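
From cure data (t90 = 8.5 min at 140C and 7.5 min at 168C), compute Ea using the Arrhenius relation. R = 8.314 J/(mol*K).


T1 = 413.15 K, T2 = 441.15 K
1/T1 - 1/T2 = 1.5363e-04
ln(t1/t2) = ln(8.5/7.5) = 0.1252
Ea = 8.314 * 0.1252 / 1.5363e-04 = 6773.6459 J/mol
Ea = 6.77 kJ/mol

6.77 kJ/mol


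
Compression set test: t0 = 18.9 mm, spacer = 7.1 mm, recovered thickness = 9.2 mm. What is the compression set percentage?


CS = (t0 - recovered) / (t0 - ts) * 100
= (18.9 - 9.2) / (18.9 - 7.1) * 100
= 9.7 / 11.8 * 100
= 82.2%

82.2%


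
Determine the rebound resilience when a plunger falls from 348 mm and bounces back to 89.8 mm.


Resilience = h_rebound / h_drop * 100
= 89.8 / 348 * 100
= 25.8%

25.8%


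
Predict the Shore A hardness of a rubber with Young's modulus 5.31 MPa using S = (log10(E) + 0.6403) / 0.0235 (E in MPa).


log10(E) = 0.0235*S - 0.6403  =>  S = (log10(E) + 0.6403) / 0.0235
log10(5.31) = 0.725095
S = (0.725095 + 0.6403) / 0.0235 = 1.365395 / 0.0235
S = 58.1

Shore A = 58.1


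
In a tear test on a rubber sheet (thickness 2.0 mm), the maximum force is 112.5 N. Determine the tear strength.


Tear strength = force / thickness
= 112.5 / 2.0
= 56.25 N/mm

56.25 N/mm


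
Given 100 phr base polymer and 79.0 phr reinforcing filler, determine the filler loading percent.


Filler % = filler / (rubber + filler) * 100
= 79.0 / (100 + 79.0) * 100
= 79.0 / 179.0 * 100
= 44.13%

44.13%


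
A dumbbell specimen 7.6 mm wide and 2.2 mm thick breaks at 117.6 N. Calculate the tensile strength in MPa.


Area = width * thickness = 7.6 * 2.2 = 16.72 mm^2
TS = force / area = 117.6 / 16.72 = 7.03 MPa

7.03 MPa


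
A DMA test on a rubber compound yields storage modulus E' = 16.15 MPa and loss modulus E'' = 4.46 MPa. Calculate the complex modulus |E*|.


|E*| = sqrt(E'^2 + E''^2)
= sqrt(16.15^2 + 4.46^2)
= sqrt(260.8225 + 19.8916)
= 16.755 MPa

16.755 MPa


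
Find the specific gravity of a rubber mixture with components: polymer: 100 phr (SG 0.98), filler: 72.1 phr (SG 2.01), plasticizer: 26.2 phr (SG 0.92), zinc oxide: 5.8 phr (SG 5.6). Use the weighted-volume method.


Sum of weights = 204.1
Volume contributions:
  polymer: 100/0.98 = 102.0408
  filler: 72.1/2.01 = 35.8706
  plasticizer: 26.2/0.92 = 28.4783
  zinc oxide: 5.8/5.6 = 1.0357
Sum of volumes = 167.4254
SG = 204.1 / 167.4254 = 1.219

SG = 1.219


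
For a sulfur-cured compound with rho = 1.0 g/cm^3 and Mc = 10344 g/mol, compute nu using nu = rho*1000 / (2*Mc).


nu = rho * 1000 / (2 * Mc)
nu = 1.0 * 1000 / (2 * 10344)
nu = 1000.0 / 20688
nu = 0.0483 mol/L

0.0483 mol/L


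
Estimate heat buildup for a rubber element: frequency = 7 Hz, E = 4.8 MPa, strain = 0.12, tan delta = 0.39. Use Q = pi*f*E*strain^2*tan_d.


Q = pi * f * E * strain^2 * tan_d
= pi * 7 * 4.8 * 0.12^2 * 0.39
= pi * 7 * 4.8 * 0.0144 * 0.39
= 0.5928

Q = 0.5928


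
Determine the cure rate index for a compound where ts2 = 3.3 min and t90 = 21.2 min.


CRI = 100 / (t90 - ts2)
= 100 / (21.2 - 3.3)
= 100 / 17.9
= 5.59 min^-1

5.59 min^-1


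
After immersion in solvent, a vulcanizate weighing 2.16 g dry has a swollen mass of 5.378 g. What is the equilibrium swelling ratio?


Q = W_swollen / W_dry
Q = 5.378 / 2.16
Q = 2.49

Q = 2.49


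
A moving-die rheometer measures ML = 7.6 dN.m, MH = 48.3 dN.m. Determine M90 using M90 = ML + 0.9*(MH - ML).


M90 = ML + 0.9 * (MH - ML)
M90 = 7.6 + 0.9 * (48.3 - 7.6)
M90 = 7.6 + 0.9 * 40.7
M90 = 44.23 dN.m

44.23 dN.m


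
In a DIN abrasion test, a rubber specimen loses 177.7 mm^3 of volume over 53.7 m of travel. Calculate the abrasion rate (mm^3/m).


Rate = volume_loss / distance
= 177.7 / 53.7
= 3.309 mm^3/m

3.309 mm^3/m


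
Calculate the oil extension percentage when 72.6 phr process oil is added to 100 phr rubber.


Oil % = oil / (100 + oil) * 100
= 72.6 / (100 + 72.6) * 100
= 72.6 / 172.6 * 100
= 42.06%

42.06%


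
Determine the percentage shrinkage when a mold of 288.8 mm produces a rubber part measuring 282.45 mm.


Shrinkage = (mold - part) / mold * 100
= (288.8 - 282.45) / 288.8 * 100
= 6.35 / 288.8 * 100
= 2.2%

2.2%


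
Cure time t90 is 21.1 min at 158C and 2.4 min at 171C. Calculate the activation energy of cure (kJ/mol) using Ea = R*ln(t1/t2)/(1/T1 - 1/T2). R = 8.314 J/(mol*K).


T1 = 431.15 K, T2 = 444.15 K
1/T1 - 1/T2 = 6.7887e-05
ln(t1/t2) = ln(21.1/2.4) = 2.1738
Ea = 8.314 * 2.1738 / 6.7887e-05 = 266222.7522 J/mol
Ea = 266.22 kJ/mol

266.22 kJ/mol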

Work instruction - Start to finish, output the whole listing exactly.

Task answer -
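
From cure data (t90 = 8.5 min at 140C and 7.5 min at 168C), compute Ea using the Arrhenius relation. R = 8.314 J/(mol*K).


T1 = 413.15 K, T2 = 441.15 K
1/T1 - 1/T2 = 1.5363e-04
ln(t1/t2) = ln(8.5/7.5) = 0.1252
Ea = 8.314 * 0.1252 / 1.5363e-04 = 6773.6459 J/mol
Ea = 6.77 kJ/mol

6.77 kJ/mol


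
Compression set test: t0 = 18.9 mm, spacer = 7.1 mm, recovered thickness = 9.2 mm. What is the compression set percentage?


CS = (t0 - recovered) / (t0 - ts) * 100
= (18.9 - 9.2) / (18.9 - 7.1) * 100
= 9.7 / 11.8 * 100
= 82.2%

82.2%


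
Determine the rebound resilience when a plunger falls from 348 mm and bounces back to 89.8 mm.


Resilience = h_rebound / h_drop * 100
= 89.8 / 348 * 100
= 25.8%

25.8%


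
Predict the Shore A hardness of a rubber with Young's modulus 5.31 MPa using S = (log10(E) + 0.6403) / 0.0235 (E in MPa).


log10(E) = 0.0235*S - 0.6403  =>  S = (log10(E) + 0.6403) / 0.0235
log10(5.31) = 0.725095
S = (0.725095 + 0.6403) / 0.0235 = 1.365395 / 0.0235
S = 58.1

Shore A = 58.1


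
In a tear test on a rubber sheet (thickness 2.0 mm), the maximum force is 112.5 N. Determine the tear strength.


Tear strength = force / thickness
= 112.5 / 2.0
= 56.25 N/mm

56.25 N/mm


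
Given 100 phr base polymer and 79.0 phr reinforcing filler, determine the filler loading percent.


Filler % = filler / (rubber + filler) * 100
= 79.0 / (100 + 79.0) * 100
= 79.0 / 179.0 * 100
= 44.13%

44.13%


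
A dumbbell specimen 7.6 mm wide and 2.2 mm thick breaks at 117.6 N. Calculate the tensile strength in MPa.


Area = width * thickness = 7.6 * 2.2 = 16.72 mm^2
TS = force / area = 117.6 / 16.72 = 7.03 MPa

7.03 MPa


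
A DMA test on a rubber compound yields storage modulus E' = 16.15 MPa and loss modulus E'' = 4.46 MPa. Calculate the complex modulus |E*|.


|E*| = sqrt(E'^2 + E''^2)
= sqrt(16.15^2 + 4.46^2)
= sqrt(260.8225 + 19.8916)
= 16.755 MPa

16.755 MPa


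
Find the specific gravity of a rubber mixture with components: polymer: 100 phr (SG 0.98), filler: 72.1 phr (SG 2.01), plasticizer: 26.2 phr (SG 0.92), zinc oxide: 5.8 phr (SG 5.6). Use the weighted-volume method.


Sum of weights = 204.1
Volume contributions:
  polymer: 100/0.98 = 102.0408
  filler: 72.1/2.01 = 35.8706
  plasticizer: 26.2/0.92 = 28.4783
  zinc oxide: 5.8/5.6 = 1.0357
Sum of volumes = 167.4254
SG = 204.1 / 167.4254 = 1.219

SG = 1.219


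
For a sulfur-cured compound with rho = 1.0 g/cm^3 and Mc = 10344 g/mol, compute nu using nu = rho*1000 / (2*Mc).


nu = rho * 1000 / (2 * Mc)
nu = 1.0 * 1000 / (2 * 10344)
nu = 1000.0 / 20688
nu = 0.0483 mol/L

0.0483 mol/L


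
Estimate heat buildup for a rubber element: frequency = 7 Hz, E = 4.8 MPa, strain = 0.12, tan delta = 0.39. Use Q = pi*f*E*strain^2*tan_d.


Q = pi * f * E * strain^2 * tan_d
= pi * 7 * 4.8 * 0.12^2 * 0.39
= pi * 7 * 4.8 * 0.0144 * 0.39
= 0.5928

Q = 0.5928


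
Determine the cure rate index for a compound where ts2 = 3.3 min and t90 = 21.2 min.


CRI = 100 / (t90 - ts2)
= 100 / (21.2 - 3.3)
= 100 / 17.9
= 5.59 min^-1

5.59 min^-1


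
After immersion in solvent, a vulcanizate weighing 2.16 g dry has a swollen mass of 5.378 g. What is the equilibrium swelling ratio?


Q = W_swollen / W_dry
Q = 5.378 / 2.16
Q = 2.49

Q = 2.49


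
A moving-die rheometer measures ML = 7.6 dN.m, MH = 48.3 dN.m. Determine M90 using M90 = ML + 0.9*(MH - ML).


M90 = ML + 0.9 * (MH - ML)
M90 = 7.6 + 0.9 * (48.3 - 7.6)
M90 = 7.6 + 0.9 * 40.7
M90 = 44.23 dN.m

44.23 dN.m


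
In a DIN abrasion test, a rubber specimen loses 177.7 mm^3 of volume over 53.7 m of travel. Calculate the abrasion rate (mm^3/m).


Rate = volume_loss / distance
= 177.7 / 53.7
= 3.309 mm^3/m

3.309 mm^3/m


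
Calculate the oil extension percentage when 72.6 phr process oil is added to 100 phr rubber.


Oil % = oil / (100 + oil) * 100
= 72.6 / (100 + 72.6) * 100
= 72.6 / 172.6 * 100
= 42.06%

42.06%


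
Determine the percentage shrinkage when a mold of 288.8 mm produces a rubber part measuring 282.45 mm.


Shrinkage = (mold - part) / mold * 100
= (288.8 - 282.45) / 288.8 * 100
= 6.35 / 288.8 * 100
= 2.2%

2.2%


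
Cure time t90 is 21.1 min at 158C and 2.4 min at 171C. Calculate the activation energy of cure (kJ/mol) using Ea = R*ln(t1/t2)/(1/T1 - 1/T2). R = 8.314 J/(mol*K).


T1 = 431.15 K, T2 = 444.15 K
1/T1 - 1/T2 = 6.7887e-05
ln(t1/t2) = ln(21.1/2.4) = 2.1738
Ea = 8.314 * 2.1738 / 6.7887e-05 = 266222.7522 J/mol
Ea = 266.22 kJ/mol

266.22 kJ/mol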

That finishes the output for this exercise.